WORK INSTRUCTIONS:
A line belongs in the answer if it contains "along"; copy every such line from the entries below.

(Collected data)
-*-*-
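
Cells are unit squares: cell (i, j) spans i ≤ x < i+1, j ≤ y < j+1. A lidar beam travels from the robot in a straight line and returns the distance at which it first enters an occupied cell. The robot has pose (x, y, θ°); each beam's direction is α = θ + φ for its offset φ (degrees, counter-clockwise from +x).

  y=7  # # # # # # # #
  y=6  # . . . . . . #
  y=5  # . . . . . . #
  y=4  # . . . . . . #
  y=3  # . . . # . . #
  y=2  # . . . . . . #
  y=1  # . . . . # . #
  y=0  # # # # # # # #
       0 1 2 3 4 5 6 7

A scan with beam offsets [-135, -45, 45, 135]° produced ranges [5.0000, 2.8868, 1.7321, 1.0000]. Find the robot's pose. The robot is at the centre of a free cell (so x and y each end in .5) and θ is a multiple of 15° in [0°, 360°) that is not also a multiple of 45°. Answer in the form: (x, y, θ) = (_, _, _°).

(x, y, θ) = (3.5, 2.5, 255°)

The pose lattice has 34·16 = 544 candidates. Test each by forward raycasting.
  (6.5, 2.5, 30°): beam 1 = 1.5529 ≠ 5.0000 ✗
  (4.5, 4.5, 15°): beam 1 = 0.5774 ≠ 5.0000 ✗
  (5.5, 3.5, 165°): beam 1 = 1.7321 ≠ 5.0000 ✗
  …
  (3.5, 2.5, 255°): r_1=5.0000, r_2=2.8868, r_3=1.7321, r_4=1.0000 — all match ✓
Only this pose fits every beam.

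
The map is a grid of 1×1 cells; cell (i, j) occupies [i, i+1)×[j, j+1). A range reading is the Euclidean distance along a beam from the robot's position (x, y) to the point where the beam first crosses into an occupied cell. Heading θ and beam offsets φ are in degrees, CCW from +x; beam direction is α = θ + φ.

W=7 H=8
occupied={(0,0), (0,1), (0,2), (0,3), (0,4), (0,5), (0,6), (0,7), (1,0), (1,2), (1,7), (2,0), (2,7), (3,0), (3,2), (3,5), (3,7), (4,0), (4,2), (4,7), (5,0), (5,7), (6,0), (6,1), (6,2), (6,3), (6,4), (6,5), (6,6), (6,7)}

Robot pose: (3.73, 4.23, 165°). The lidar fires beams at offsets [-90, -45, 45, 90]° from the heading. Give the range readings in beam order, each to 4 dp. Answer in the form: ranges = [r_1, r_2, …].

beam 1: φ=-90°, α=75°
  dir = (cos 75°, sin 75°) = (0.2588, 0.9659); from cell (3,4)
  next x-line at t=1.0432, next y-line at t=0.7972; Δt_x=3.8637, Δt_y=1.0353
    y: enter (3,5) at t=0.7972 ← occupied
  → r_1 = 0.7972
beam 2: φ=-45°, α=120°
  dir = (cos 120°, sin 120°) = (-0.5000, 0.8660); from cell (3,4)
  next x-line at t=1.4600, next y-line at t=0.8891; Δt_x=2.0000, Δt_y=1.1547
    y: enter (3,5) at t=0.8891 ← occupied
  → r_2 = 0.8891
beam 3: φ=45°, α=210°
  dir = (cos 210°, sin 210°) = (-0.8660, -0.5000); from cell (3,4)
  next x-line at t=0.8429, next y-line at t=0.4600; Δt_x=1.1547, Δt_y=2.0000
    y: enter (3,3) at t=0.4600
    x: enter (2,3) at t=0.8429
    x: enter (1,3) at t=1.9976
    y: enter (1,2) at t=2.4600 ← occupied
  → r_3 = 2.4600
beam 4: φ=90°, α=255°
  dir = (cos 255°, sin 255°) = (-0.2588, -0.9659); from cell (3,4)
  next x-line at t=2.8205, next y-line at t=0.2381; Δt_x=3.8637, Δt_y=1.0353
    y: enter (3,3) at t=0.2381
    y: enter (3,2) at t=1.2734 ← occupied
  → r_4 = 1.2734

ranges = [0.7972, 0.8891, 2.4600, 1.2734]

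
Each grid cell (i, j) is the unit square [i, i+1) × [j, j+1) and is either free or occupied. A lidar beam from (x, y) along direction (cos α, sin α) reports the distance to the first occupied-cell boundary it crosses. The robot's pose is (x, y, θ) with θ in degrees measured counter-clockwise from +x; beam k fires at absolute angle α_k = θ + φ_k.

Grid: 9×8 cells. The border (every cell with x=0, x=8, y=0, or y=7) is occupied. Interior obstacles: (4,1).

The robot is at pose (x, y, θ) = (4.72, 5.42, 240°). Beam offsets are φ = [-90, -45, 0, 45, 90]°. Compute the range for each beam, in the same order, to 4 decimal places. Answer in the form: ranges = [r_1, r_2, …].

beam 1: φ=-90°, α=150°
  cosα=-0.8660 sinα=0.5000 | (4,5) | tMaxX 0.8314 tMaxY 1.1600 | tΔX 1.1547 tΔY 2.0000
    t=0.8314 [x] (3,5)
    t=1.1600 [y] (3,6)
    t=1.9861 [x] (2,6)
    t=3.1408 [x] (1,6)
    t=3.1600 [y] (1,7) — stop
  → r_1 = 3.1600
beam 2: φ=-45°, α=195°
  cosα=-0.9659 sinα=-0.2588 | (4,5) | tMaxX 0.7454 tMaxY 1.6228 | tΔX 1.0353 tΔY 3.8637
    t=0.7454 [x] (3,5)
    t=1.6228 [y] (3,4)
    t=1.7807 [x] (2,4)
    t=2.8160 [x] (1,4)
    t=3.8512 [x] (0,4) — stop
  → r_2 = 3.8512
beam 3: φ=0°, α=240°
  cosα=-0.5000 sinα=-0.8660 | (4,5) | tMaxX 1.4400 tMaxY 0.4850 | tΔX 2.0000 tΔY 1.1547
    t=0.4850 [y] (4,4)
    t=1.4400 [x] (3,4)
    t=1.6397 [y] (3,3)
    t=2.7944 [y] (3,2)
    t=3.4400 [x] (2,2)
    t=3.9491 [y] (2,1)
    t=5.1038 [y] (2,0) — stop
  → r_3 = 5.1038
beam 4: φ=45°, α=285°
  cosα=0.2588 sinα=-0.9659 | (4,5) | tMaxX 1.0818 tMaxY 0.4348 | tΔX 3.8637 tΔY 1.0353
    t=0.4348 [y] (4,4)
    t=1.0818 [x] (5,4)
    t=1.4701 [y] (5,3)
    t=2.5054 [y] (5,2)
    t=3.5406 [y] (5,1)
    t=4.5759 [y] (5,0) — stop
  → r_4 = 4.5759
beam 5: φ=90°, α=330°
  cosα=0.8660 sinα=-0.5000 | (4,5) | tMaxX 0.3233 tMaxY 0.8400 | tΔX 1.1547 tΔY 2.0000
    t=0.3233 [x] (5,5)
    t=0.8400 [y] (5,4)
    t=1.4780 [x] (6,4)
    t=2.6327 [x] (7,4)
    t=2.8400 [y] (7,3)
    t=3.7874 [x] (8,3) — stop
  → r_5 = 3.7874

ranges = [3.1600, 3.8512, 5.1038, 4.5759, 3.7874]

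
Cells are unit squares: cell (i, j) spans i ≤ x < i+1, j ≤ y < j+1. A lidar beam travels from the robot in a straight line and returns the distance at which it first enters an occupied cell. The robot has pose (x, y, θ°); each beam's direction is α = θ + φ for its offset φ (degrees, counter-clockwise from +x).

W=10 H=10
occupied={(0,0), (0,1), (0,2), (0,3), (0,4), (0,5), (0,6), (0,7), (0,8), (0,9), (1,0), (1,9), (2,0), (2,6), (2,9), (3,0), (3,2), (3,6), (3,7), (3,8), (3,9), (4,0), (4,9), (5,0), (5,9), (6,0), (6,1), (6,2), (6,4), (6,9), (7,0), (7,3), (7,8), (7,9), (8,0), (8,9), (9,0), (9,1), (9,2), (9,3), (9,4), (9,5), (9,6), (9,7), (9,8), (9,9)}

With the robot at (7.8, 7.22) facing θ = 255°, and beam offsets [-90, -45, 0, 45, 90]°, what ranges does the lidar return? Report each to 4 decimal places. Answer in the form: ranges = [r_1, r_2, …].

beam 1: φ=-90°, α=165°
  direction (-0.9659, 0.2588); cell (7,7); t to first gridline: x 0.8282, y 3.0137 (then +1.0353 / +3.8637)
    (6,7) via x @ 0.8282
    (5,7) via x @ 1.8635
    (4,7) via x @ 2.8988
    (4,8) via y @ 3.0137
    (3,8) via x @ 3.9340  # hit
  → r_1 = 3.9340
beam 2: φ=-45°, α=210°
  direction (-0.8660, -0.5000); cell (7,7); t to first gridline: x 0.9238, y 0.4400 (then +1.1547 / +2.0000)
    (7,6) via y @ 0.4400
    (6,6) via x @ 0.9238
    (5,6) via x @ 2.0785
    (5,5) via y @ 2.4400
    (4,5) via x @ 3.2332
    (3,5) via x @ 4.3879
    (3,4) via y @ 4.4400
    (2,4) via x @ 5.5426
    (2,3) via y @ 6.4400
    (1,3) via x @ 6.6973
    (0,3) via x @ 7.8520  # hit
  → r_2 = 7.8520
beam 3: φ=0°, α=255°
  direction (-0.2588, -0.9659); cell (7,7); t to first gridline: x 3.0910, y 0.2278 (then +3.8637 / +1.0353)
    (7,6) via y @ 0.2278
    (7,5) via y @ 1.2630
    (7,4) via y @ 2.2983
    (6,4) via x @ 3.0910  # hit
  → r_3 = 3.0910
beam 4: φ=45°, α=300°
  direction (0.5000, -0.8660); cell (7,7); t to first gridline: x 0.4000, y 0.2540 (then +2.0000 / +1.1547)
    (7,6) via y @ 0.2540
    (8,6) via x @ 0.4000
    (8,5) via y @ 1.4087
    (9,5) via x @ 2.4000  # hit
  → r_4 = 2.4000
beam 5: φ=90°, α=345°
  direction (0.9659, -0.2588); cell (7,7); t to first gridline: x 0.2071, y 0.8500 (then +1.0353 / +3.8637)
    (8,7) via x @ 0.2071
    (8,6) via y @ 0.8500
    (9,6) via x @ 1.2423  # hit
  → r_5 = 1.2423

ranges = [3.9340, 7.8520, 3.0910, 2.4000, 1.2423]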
-*-*-
EXERCISE SOLUTION:
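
The map is a grid of 1×1 cells; cell (i, j) occupies [i, i+1)×[j, j+1). A range reading is the Euclidean distance along a beam from the robot's position (x, y) to the point where the beam first crosses into an occupied cell. Heading θ and beam offsets φ are in degrees, CCW from +x; beam direction is α = θ + φ.
Each grid cell (i, j) is the unit square [i, i+1) × [j, j+1) and is either free or occupied. A lidar beam from (x, y) along direction (cos α, sin α) reports the distance to the first occupied-cell boundary it crosses. The robot's pose is (x, y, θ) with θ in degrees measured counter-clockwise from +x; beam k fires at absolute angle α_k = θ + φ_k.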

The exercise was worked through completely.